**TASK PROMPT:** Please count the lines in the data below that mention the word "What", then give only the total.

(Items listed in a dataset)
======

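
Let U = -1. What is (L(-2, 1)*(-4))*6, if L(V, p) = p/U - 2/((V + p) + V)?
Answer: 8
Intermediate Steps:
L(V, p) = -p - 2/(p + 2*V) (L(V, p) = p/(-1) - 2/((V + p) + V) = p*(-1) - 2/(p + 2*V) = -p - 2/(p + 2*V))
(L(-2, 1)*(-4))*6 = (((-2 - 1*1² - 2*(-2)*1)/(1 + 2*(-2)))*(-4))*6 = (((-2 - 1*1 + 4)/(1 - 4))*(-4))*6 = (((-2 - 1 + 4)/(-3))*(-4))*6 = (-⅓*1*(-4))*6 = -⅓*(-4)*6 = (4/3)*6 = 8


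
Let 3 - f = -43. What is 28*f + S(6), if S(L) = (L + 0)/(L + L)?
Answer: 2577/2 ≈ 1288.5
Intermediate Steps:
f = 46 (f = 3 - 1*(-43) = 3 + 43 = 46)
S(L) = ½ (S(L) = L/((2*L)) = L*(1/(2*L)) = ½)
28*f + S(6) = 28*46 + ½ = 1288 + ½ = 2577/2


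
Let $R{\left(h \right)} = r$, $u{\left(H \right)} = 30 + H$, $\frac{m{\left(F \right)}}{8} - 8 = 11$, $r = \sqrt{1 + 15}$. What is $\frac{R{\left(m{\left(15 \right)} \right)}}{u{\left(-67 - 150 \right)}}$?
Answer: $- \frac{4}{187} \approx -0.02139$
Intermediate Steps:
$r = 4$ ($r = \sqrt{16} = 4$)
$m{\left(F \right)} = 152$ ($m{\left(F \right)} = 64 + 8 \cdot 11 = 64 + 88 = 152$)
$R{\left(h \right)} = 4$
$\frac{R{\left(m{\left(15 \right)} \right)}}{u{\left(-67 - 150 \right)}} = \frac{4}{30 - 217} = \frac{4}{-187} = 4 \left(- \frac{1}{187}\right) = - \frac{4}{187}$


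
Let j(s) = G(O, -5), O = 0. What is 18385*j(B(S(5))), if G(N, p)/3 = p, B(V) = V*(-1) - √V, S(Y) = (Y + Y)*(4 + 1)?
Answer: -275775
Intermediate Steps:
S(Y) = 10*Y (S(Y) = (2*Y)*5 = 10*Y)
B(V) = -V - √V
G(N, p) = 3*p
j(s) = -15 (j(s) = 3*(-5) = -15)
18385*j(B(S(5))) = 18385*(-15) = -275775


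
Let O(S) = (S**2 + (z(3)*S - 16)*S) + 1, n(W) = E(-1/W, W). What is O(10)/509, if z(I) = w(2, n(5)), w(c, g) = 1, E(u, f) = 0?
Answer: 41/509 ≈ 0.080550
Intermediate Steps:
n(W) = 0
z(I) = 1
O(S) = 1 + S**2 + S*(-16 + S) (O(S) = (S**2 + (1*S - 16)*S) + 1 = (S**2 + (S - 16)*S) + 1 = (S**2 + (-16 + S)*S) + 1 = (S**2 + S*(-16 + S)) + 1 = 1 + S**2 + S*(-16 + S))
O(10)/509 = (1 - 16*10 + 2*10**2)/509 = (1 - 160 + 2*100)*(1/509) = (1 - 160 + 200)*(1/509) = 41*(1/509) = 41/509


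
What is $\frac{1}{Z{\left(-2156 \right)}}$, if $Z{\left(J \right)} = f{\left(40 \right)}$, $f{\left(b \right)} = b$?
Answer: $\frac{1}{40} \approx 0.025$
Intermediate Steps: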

======

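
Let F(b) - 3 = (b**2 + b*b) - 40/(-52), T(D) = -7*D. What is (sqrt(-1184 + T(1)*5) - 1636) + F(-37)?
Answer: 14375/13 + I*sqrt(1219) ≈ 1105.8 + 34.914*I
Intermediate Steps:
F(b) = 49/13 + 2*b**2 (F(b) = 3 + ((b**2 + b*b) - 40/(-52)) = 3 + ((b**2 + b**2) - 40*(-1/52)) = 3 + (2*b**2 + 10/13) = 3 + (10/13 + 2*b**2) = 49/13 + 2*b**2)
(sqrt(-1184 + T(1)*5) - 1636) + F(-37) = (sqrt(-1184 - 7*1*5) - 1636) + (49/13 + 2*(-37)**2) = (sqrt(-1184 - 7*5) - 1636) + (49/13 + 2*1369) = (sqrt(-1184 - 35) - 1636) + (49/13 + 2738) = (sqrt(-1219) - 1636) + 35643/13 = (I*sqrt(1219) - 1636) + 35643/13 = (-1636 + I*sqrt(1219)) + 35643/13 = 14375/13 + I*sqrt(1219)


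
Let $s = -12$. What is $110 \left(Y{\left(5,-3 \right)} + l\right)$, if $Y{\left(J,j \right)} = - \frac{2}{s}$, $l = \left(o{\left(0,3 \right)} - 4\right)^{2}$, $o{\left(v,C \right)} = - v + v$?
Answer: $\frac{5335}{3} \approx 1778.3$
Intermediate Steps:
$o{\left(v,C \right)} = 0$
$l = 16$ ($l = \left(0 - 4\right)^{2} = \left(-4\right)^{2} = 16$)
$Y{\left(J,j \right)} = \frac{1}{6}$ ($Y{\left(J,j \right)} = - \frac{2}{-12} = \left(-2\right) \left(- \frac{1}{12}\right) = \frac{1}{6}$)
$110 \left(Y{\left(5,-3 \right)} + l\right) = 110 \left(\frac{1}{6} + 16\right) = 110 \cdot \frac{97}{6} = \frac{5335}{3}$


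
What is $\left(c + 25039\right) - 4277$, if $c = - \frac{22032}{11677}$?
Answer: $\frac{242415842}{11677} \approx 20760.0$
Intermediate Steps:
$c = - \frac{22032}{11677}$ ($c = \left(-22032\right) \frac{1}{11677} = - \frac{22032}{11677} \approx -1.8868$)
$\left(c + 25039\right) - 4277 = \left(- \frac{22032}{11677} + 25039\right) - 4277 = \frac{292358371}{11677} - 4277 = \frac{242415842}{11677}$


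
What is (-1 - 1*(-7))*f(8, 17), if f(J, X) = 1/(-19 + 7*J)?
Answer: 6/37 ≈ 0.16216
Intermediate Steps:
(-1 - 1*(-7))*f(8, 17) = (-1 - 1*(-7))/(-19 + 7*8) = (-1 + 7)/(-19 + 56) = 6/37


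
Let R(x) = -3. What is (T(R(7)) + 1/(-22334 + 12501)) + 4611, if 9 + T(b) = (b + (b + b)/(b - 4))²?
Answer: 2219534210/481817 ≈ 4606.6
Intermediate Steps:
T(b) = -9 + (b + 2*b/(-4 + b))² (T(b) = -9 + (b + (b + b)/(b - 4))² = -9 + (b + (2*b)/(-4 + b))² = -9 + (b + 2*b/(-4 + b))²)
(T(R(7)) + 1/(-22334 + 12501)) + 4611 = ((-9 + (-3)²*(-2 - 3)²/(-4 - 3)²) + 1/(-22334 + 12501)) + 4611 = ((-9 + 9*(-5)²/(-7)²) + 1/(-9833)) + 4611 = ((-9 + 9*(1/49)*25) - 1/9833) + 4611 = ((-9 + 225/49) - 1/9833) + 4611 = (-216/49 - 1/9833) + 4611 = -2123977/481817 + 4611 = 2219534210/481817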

======

**ANSWER FOR THIS EXERCISE:** 11